=== Begin Enclosure ===

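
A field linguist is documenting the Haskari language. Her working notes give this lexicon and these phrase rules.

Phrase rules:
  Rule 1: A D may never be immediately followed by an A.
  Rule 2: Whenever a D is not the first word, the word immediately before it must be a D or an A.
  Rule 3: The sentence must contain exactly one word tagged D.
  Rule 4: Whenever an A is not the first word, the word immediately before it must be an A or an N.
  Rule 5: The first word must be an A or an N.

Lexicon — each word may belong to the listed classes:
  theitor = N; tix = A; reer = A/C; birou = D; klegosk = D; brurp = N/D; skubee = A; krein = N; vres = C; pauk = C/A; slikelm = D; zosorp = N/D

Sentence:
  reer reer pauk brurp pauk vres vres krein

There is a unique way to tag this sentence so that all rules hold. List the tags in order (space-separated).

Candidates per position — 1:reer {A,C}; 2:reer {A,C}; 3:pauk {C,A}; 4:brurp {N,D}; 5:pauk {C,A}; 6:vres {C}; 7:vres {C}; 8:krein {N}.
At position 1, choosing C makes rule 5 impossible to satisfy; hence A.
At position 4, choosing N makes rule 3 impossible to satisfy; hence D.
At position 5, choosing A makes rule 1 impossible to satisfy; hence C.
At position 3, choosing C makes rule 2 impossible to satisfy; hence A.
At position 2, choosing C makes rule 4 impossible to satisfy; hence A.
So the tagging must be: A A A D C C C N.
Verifying each rule — rule 1 holds; rule 2 holds; rule 3 holds; rule 4 holds; rule 5 holds.

A A A D C C C N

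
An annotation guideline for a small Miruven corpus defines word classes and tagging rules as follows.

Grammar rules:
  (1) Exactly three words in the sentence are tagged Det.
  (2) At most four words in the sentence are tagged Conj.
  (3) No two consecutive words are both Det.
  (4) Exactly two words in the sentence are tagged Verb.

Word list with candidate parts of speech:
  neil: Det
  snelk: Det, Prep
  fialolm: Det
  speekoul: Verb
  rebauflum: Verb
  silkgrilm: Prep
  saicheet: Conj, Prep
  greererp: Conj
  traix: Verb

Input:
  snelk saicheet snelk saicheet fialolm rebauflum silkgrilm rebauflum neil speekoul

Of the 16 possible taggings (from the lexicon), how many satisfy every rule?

0

Candidates per position — 1:snelk {Det,Prep}; 2:saicheet {Conj,Prep}; 3:snelk {Det,Prep}; 4:saicheet {Conj,Prep}; 5:fialolm {Det}; 6:rebauflum {Verb}; 7:silkgrilm {Prep}; 8:rebauflum {Verb}; 9:neil {Det}; 10:speekoul {Verb}.
There are 16 candidate sequences in total.
Rule 4 cannot be satisfied by any choice of tags from the lexicon.
So there is no consistent tagging.
Count = 0.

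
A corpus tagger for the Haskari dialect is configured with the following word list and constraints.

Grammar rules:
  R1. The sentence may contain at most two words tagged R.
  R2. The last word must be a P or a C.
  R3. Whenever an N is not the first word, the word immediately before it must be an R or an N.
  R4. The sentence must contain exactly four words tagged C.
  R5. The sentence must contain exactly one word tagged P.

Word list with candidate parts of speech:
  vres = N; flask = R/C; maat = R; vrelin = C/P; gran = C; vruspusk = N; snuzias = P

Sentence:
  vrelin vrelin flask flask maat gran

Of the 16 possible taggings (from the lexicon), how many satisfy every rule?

2

Candidates per position — 1:vrelin {C,P}; 2:vrelin {C,P}; 3:flask {R,C}; 4:flask {R,C}; 5:maat {R}; 6:gran {C}.
There are 16 candidate sequences in total.
The sequences that satisfy every rule: C P C C R C; P C C C R C.
Count = 2.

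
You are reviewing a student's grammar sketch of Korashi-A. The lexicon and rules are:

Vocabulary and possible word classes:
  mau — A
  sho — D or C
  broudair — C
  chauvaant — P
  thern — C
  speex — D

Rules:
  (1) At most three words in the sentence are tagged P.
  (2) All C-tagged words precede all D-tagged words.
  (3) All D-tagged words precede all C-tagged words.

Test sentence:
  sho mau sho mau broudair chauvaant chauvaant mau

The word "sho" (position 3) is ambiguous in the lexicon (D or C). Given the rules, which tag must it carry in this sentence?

Candidates per position — 1:sho {D,C}; 2:mau {A}; 3:sho {D,C}; 4:mau {A}; 5:broudair {C}; 6:chauvaant {P}; 7:chauvaant {P}; 8:mau {A}.
Position 1: tagging it D would leave rule 2 unsatisfiable, so it must be C.
Position 3: tagging it D would leave rule 2 unsatisfiable, so it must be C.
That leaves exactly one tagging: C A C A C P P A.
Verifying each rule — rule 1 ✓; rule 2 ✓; rule 3 ✓.

C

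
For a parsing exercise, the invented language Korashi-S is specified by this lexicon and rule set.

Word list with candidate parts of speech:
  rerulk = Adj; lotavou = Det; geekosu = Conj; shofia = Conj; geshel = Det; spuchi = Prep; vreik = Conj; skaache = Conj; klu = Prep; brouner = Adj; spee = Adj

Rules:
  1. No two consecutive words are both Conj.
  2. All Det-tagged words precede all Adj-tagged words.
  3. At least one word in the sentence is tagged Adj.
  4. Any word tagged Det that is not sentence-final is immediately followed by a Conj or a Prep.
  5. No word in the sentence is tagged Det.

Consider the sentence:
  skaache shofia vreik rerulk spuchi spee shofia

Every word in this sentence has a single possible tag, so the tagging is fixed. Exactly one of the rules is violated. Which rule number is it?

1

Fixed tagging: Conj Conj Conj Adj Prep Adj Conj.
Rule check: R1 violated, R2 holds, R3 holds, R4 holds, R5 holds.
Only rule 1 fails.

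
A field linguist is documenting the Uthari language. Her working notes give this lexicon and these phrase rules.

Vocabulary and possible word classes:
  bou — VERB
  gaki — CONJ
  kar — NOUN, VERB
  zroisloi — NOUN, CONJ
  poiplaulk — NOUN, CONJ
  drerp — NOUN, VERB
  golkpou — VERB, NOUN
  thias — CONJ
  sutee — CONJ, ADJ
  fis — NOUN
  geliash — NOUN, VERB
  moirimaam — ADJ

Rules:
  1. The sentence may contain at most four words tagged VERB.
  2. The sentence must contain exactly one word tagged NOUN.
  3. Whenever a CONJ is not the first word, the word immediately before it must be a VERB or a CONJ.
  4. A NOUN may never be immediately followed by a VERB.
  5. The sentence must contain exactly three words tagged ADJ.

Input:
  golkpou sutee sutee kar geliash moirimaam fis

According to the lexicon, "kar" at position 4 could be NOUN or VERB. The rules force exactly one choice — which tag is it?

VERB

Candidates per position — 1:golkpou {VERB,NOUN}; 2:sutee {CONJ,ADJ}; 3:sutee {CONJ,ADJ}; 4:kar {NOUN,VERB}; 5:geliash {NOUN,VERB}; 6:moirimaam {ADJ}; 7:fis {NOUN}.
Word 1 cannot be NOUN — rule 2 would then fail for every completion. It is VERB.
Word 2 cannot be CONJ — rule 5 would then fail for every completion. It is ADJ.
Word 3 cannot be CONJ — rule 3 would then fail for every completion. It is ADJ.
Word 4 cannot be NOUN — rule 2 would then fail for every completion. It is VERB.
Word 5 cannot be NOUN — rule 2 would then fail for every completion. It is VERB.
The only consistent sequence is: VERB ADJ ADJ VERB VERB ADJ NOUN.
Verifying each rule — rule 1 satisfied; rule 2 satisfied; rule 3 satisfied; rule 4 satisfied; rule 5 satisfied.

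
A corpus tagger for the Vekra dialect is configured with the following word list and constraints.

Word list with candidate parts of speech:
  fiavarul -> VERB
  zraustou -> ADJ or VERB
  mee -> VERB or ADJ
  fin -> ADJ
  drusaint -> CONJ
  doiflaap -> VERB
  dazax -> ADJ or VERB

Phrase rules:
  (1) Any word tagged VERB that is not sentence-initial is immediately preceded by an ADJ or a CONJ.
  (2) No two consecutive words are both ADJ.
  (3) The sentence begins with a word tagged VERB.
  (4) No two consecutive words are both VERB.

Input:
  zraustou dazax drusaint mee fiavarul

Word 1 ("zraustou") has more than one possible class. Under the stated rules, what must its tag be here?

VERB

Candidates per position — 1:zraustou {ADJ,VERB}; 2:dazax {ADJ,VERB}; 3:drusaint {CONJ}; 4:mee {VERB,ADJ}; 5:fiavarul {VERB}.
If word 1 were ADJ, no tagging could satisfy rule 3; so word 1 is VERB.
If word 2 were VERB, no tagging could satisfy rule 1; so word 2 is ADJ.
If word 4 were VERB, no tagging could satisfy rule 1; so word 4 is ADJ.
The unique satisfying tagging is: VERB ADJ CONJ ADJ VERB.
Rule-by-rule: rule 1 ✓; rule 2 ✓; rule 3 ✓; rule 4 ✓.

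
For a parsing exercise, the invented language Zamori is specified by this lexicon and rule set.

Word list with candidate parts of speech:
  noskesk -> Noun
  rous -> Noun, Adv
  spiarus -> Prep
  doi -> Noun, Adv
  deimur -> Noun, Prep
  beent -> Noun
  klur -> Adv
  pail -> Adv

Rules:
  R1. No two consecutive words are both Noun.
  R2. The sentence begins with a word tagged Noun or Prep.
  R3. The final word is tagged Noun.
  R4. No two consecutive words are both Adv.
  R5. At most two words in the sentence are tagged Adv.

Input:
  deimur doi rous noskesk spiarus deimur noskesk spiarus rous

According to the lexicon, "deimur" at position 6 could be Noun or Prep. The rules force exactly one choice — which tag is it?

Candidates per position — 1:deimur {Noun,Prep}; 2:doi {Noun,Adv}; 3:rous {Noun,Adv}; 4:noskesk {Noun}; 5:spiarus {Prep}; 6:deimur {Noun,Prep}; 7:noskesk {Noun}; 8:spiarus {Prep}; 9:rous {Noun,Adv}.
If word 3 were Noun, no tagging could satisfy rule 1; so word 3 is Adv.
If word 6 were Noun, no tagging could satisfy rule 1; so word 6 is Prep.
If word 9 were Adv, no tagging could satisfy rule 3; so word 9 is Noun.
If word 2 were Adv, no tagging could satisfy rule 4; so word 2 is Noun.
If word 1 were Noun, no tagging could satisfy rule 1; so word 1 is Prep.
So the tagging must be: Prep Noun Adv Noun Prep Prep Noun Prep Noun.
Rule-by-rule: rule 1 ok; rule 2 ok; rule 3 ok; rule 4 ok; rule 5 ok.

Prep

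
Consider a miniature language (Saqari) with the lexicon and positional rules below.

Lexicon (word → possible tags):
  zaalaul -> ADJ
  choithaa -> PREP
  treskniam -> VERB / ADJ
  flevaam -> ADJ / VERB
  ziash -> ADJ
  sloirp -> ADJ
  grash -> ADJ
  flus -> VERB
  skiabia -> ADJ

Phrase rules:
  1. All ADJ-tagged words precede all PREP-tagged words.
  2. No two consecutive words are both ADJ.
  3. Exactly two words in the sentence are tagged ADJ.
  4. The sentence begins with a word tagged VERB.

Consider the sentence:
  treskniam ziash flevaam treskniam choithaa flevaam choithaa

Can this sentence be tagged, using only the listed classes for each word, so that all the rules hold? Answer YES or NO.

Candidates per position — 1:treskniam {VERB,ADJ}; 2:ziash {ADJ}; 3:flevaam {ADJ,VERB}; 4:treskniam {VERB,ADJ}; 5:choithaa {PREP}; 6:flevaam {ADJ,VERB}; 7:choithaa {PREP}.
One satisfying assignment: VERB ADJ VERB ADJ PREP VERB PREP.
Verifying each rule — rule 1 ✓; rule 2 ✓; rule 3 ✓; rule 4 ✓.

YES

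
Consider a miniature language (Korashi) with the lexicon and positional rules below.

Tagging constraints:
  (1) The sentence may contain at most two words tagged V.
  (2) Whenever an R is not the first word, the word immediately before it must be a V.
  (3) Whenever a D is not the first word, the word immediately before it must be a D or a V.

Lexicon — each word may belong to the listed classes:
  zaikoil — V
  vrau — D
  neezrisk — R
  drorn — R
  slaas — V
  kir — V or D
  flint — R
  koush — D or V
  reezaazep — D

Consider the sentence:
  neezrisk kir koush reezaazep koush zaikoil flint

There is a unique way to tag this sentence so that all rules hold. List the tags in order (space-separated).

R V D D D V R

Candidates per position — 1:neezrisk {R}; 2:kir {V,D}; 3:koush {D,V}; 4:reezaazep {D}; 5:koush {D,V}; 6:zaikoil {V}; 7:flint {R}.
Position 2: D is ruled out by rule 3; that leaves V.
Position 3: V is ruled out by rule 1; that leaves D.
Position 5: V is ruled out by rule 1; that leaves D.
So the tagging must be: R V D D D V R.
Checking: rule 1 ✓; rule 2 ✓; rule 3 ✓.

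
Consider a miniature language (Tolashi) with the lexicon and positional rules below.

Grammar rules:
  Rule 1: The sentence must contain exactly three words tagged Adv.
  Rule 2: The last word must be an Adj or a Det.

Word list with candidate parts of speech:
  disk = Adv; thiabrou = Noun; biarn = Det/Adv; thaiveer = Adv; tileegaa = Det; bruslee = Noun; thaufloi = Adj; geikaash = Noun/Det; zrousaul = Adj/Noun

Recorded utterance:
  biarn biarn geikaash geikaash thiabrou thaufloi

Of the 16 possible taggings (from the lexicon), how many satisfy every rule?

0

Candidates per position — 1:biarn {Det,Adv}; 2:biarn {Det,Adv}; 3:geikaash {Noun,Det}; 4:geikaash {Noun,Det}; 5:thiabrou {Noun}; 6:thaufloi {Adj}.
There are 16 candidate sequences in total.
Rule 1 cannot be satisfied by any choice of tags from the lexicon.
So there is no consistent tagging.
Count = 0.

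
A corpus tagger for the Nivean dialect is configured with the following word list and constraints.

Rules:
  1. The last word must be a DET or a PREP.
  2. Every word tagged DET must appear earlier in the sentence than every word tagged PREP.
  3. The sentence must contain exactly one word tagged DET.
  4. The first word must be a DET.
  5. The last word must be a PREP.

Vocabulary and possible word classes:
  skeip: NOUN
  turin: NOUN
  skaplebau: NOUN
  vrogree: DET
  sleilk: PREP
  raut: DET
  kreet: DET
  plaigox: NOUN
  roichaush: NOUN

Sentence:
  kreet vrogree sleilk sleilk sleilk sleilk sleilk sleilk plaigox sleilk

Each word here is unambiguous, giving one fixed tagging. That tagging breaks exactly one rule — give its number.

Fixed tagging: DET DET PREP PREP PREP PREP PREP PREP NOUN PREP.
Applying the rules: R1 ok, R2 ok, R3 fails, R4 ok, R5 ok.
Only rule 3 fails.

3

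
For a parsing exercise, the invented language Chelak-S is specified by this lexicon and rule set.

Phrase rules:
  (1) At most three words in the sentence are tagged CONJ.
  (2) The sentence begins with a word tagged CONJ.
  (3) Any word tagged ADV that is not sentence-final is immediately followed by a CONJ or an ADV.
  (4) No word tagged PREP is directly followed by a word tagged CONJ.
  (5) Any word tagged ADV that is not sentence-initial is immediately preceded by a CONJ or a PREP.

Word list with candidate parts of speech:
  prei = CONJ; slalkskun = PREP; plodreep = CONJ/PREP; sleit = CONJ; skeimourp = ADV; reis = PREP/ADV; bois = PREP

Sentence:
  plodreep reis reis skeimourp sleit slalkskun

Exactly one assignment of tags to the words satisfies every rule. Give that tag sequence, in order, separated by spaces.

Candidates per position — 1:plodreep {CONJ,PREP}; 2:reis {PREP,ADV}; 3:reis {PREP,ADV}; 4:skeimourp {ADV}; 5:sleit {CONJ}; 6:slalkskun {PREP}.
If word 1 were PREP, no tagging could satisfy rule 2; so word 1 is CONJ.
If word 3 were ADV, no tagging could satisfy rule 5; so word 3 is PREP.
If word 2 were ADV, no tagging could satisfy rule 3; so word 2 is PREP.
The unique satisfying tagging is: CONJ PREP PREP ADV CONJ PREP.
Rule-by-rule: rule 1 ok; rule 2 ok; rule 3 ok; rule 4 ok; rule 5 ok.

CONJ PREP PREP ADV CONJ PREP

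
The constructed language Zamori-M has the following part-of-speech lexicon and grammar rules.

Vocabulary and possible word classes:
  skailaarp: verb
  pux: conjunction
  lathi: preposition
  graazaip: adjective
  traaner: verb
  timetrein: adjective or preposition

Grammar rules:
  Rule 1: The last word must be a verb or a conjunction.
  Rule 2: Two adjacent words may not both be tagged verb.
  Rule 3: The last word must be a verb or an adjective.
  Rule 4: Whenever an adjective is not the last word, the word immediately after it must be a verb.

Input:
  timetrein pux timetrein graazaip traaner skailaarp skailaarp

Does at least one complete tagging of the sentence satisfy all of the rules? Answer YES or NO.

NO

Candidates per position — 1:timetrein {adjective,preposition}; 2:pux {conjunction}; 3:timetrein {adjective,preposition}; 4:graazaip {adjective}; 5:traaner {verb}; 6:skailaarp {verb}; 7:skailaarp {verb}.
Rule 2 cannot be satisfied by any choice of tags from the lexicon.
So there is no consistent tagging.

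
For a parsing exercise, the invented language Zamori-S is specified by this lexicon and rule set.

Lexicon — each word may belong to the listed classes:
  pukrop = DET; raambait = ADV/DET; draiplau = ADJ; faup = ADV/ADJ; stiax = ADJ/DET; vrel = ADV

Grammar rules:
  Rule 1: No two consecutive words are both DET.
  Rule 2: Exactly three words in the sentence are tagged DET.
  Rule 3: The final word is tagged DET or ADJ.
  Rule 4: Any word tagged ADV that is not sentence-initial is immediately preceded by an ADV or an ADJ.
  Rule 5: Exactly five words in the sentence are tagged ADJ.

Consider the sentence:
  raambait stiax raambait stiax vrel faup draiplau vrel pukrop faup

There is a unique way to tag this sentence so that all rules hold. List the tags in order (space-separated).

Candidates per position — 1:raambait {ADV,DET}; 2:stiax {ADJ,DET}; 3:raambait {ADV,DET}; 4:stiax {ADJ,DET}; 5:vrel {ADV}; 6:faup {ADV,ADJ}; 7:draiplau {ADJ}; 8:vrel {ADV}; 9:pukrop {DET}; 10:faup {ADV,ADJ}.
At position 2, choosing DET makes rule 5 impossible to satisfy; hence ADJ.
At position 4, choosing DET makes rule 4 impossible to satisfy; hence ADJ.
At position 6, choosing ADV makes rule 5 impossible to satisfy; hence ADJ.
At position 10, choosing ADV makes rule 3 impossible to satisfy; hence ADJ.
At position 1, choosing ADV makes rule 2 impossible to satisfy; hence DET.
At position 3, choosing ADV makes rule 2 impossible to satisfy; hence DET.
So the tagging must be: DET ADJ DET ADJ ADV ADJ ADJ ADV DET ADJ.
Checking: rule 1 satisfied; rule 2 satisfied; rule 3 satisfied; rule 4 satisfied; rule 5 satisfied.

DET ADJ DET ADJ ADV ADJ ADJ ADV DET ADJ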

=== End Enclosure ===

- WHAT IS EXPECTED: Please go through the material and return each line where the word "initial" appears.

- EXPECTED OUTPUT:
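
  (1) Any word tagged VERB that is not sentence-initial is immediately preceded by an ADJ or a CONJ.
  (5) Any word tagged ADV that is not sentence-initial is immediately preceded by a CONJ or a PREP.
  Rule 4: Any word tagged ADV that is not sentence-initial is immediately preceded by an ADV or an ADJ.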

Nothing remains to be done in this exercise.